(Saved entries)
== Segment start ==
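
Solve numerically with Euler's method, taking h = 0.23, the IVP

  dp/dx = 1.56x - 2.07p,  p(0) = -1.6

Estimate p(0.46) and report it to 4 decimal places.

Euler: p_{n+1} = p_n + h·f(x_n, p_n).
x=0.000000, p=-1.600000: f=3.312000 → p ← -1.600000 + 0.23·3.312000 = -0.838240
x=0.230000, p=-0.838240: f=2.093957 → p ← -0.838240 + 0.23·2.093957 = -0.356630
p(0.46) ≈ -0.3566

-0.3566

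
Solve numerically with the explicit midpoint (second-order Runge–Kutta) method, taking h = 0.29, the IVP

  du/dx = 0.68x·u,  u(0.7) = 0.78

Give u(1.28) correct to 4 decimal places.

Midpoint: k1 = f(x_n, u_n); k2 = f(x_n + h/2, u_n + (h/2)·k1); u_{n+1} = u_n + h·k2.
x=0.700000, u=0.780000:
  k1 = f(0.700000, 0.780000) = 0.371280
  k2 = f(0.845000, 0.833836) = 0.479122
  u ← 0.780000 + 0.29·0.479122 = 0.918945
x=0.990000, u=0.918945:
  k1 = f(0.990000, 0.918945) = 0.618634
  k2 = f(1.135000, 1.008647) = 0.778474
  u ← 0.918945 + 0.29·0.778474 = 1.144703
u(1.28) ≈ 1.1447

1.1447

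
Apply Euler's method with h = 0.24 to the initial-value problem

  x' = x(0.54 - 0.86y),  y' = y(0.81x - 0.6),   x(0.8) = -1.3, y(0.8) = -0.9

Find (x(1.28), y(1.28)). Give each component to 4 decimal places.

Euler on (x,y): x_{n+1} = x_n + h·x', y_{n+1} = y_n + h·y'.
0.800000: (-1.300000, -0.900000); f=(-1.708200, 1.487700) → (-1.709968, -0.542952)
1.040000: (-1.709968, -0.542952); f=(-1.721833, 1.077800) → (-2.123208, -0.284280)
(x(1.28), y(1.28)) ≈ (-2.1232, -0.2843)

-2.1232, -0.2843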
== Segment end ==
Task details: Each line in the records that carries "taking" must be copied out.

Solution below:
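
Solve numerically with Euler's method, taking h = 0.23, the IVP
Solve numerically with the explicit midpoint (second-order Runge–Kutta) method, taking h = 0.29, the IVP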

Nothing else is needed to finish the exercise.